• PROBLEM TO WORK ON
Which lines run from the one containing "b; b: a; c: c" to the end of the entries below? Reproduce them exactly, both ends included.
START LISTED ENTRIES
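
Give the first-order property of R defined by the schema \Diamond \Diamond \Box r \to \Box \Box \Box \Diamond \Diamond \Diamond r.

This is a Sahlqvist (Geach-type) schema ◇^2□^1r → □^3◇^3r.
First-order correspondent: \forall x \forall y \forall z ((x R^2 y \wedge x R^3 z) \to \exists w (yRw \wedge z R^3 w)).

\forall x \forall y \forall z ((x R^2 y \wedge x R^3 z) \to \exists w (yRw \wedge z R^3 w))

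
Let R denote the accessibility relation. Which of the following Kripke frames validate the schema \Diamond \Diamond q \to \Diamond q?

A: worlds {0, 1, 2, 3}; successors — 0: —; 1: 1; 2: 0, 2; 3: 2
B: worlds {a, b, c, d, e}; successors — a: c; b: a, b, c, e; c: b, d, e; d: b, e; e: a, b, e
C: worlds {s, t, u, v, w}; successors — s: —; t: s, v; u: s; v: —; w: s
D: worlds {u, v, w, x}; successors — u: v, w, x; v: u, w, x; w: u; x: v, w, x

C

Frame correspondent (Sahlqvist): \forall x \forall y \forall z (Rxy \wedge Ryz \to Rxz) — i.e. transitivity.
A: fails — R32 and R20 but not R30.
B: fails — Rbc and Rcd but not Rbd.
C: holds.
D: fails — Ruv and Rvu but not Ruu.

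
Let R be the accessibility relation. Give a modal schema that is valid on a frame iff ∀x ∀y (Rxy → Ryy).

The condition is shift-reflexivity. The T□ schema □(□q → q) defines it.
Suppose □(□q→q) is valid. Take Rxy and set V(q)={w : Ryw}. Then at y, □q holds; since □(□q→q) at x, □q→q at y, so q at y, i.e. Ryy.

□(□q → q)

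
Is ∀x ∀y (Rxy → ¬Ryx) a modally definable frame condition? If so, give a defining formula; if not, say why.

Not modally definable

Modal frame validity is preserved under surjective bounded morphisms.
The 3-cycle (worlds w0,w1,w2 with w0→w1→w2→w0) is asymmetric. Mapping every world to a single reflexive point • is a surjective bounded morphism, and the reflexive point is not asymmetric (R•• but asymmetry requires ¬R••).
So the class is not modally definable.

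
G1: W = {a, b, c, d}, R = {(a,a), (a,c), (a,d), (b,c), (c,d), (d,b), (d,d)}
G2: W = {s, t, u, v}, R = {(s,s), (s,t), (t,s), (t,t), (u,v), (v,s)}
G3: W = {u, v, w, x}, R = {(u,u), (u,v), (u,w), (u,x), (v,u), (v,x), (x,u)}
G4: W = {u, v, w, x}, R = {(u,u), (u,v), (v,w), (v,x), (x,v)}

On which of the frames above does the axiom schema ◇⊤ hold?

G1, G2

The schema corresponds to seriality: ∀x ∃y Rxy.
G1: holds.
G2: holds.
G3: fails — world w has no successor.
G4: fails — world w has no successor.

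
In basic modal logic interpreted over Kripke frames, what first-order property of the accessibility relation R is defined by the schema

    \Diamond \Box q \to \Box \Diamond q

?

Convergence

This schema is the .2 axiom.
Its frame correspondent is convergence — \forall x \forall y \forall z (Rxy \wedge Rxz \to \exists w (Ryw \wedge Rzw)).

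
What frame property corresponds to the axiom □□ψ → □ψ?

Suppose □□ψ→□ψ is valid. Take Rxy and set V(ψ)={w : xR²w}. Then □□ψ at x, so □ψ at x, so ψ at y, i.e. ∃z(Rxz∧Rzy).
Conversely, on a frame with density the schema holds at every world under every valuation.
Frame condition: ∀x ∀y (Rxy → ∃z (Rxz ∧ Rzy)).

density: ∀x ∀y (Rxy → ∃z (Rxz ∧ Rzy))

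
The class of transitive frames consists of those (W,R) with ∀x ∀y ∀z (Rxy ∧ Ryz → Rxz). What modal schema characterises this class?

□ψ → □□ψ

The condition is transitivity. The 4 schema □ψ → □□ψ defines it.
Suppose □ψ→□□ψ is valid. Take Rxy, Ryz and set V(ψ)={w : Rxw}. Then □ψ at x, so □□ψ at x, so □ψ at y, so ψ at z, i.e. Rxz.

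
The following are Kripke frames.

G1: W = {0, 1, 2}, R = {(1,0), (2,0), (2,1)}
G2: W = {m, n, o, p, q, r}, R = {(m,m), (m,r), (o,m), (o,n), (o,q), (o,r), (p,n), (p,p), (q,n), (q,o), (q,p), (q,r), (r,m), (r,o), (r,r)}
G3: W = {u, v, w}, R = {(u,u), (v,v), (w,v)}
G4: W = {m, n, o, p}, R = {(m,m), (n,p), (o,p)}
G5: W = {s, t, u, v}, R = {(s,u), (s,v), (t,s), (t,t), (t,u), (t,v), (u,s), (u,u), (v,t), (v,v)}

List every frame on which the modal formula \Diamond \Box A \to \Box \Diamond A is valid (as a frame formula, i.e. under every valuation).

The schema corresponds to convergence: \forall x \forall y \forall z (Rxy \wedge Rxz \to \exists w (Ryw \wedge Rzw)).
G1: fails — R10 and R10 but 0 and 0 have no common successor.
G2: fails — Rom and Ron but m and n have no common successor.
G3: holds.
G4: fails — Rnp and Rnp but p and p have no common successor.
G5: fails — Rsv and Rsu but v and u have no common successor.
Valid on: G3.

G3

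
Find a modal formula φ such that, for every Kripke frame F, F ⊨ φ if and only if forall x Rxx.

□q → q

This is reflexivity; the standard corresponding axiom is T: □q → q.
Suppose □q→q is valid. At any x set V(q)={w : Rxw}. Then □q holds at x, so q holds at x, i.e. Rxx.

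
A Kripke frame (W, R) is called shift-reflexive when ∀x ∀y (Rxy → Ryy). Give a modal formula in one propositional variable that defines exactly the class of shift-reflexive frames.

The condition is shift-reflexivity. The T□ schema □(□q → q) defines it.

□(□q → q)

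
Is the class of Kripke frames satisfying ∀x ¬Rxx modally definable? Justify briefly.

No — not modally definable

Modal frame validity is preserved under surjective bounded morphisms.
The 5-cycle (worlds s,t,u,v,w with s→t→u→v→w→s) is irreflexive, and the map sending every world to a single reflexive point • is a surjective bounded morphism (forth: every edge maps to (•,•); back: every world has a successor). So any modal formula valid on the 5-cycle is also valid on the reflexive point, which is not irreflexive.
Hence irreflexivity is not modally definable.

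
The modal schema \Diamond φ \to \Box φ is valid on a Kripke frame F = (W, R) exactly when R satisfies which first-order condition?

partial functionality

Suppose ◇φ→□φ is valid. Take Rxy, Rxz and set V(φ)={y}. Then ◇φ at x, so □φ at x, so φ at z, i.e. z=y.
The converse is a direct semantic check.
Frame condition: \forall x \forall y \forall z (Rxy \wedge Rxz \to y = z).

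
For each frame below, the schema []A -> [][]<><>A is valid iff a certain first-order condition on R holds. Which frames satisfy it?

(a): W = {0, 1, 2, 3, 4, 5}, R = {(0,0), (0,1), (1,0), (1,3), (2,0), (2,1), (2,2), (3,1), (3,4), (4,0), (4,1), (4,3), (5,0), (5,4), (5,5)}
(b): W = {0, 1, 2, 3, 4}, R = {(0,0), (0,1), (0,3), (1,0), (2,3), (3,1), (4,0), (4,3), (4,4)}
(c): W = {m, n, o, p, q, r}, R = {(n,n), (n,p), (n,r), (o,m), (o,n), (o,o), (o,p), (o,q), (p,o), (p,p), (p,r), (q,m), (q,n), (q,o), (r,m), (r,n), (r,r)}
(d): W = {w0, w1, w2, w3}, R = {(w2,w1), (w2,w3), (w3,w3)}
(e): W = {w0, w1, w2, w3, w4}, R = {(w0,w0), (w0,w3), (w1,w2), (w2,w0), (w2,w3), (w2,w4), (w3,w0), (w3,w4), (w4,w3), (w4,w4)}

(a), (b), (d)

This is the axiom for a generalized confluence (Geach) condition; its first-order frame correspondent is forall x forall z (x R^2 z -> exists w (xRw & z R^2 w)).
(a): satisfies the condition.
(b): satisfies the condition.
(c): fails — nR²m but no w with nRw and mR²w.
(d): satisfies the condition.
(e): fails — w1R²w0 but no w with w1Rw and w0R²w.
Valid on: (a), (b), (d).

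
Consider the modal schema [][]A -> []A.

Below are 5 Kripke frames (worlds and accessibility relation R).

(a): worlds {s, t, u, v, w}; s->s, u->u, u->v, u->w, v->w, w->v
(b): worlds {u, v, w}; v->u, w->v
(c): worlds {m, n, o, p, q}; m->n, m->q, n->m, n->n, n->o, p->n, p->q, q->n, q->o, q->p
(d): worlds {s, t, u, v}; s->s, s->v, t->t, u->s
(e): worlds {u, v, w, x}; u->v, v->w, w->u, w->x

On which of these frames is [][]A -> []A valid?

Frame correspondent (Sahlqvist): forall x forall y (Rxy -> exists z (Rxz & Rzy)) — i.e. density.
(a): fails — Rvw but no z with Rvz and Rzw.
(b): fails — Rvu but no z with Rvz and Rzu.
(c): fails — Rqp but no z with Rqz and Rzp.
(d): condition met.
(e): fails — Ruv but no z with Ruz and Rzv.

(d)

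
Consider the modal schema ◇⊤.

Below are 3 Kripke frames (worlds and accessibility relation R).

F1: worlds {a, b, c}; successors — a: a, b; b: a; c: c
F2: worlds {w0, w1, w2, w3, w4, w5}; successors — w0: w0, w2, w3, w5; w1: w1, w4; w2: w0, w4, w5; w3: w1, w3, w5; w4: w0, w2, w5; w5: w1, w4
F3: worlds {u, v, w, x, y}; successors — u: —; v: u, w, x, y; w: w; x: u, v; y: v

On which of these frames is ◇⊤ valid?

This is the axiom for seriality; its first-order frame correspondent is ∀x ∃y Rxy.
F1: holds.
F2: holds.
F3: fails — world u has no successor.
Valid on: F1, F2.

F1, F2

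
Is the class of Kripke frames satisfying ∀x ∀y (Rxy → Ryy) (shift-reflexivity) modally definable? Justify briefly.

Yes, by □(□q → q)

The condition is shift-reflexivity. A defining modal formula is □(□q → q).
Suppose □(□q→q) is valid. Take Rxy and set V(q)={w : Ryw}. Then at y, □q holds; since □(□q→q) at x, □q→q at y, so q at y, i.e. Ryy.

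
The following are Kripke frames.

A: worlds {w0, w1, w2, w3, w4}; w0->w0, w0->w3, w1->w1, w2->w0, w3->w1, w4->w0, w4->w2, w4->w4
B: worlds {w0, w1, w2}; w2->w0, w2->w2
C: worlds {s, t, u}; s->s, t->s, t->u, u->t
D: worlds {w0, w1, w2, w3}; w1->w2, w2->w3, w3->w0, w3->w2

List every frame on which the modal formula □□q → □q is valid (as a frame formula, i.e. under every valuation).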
END LISTED ENTRIES
• COMPLETED TASK
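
F1: worlds {a, b, c}; successors — a: a, b; b: a; c: c
F2: worlds {w0, w1, w2, w3, w4, w5}; successors — w0: w0, w2, w3, w5; w1: w1, w4; w2: w0, w4, w5; w3: w1, w3, w5; w4: w0, w2, w5; w5: w1, w4
F3: worlds {u, v, w, x, y}; successors — u: —; v: u, w, x, y; w: w; x: u, v; y: v

On which of these frames is ◇⊤ valid?

This is the axiom for seriality; its first-order frame correspondent is ∀x ∃y Rxy.
F1: holds.
F2: holds.
F3: fails — world u has no successor.
Valid on: F1, F2.

F1, F2

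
Is the class of Kripke frames satisfying ∀x ∀y (Rxy → Ryy) (shift-reflexivity) modally definable? Justify briefly.

Yes, by □(□q → q)

The condition is shift-reflexivity. A defining modal formula is □(□q → q).
Suppose □(□q→q) is valid. Take Rxy and set V(q)={w : Ryw}. Then at y, □q holds; since □(□q→q) at x, □q→q at y, so q at y, i.e. Ryy.

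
The following are Kripke frames.

A: worlds {w0, w1, w2, w3, w4}; w0->w0, w0->w3, w1->w1, w2->w0, w3->w1, w4->w0, w4->w2, w4->w4
B: worlds {w0, w1, w2}; w2->w0, w2->w2
C: worlds {s, t, u}; s->s, t->s, t->u, u->t
D: worlds {w0, w1, w2, w3}; w1->w2, w2->w3, w3->w0, w3->w2

List every frame on which the modal formula □□q → □q is valid (as a frame formula, i.e. under every valuation).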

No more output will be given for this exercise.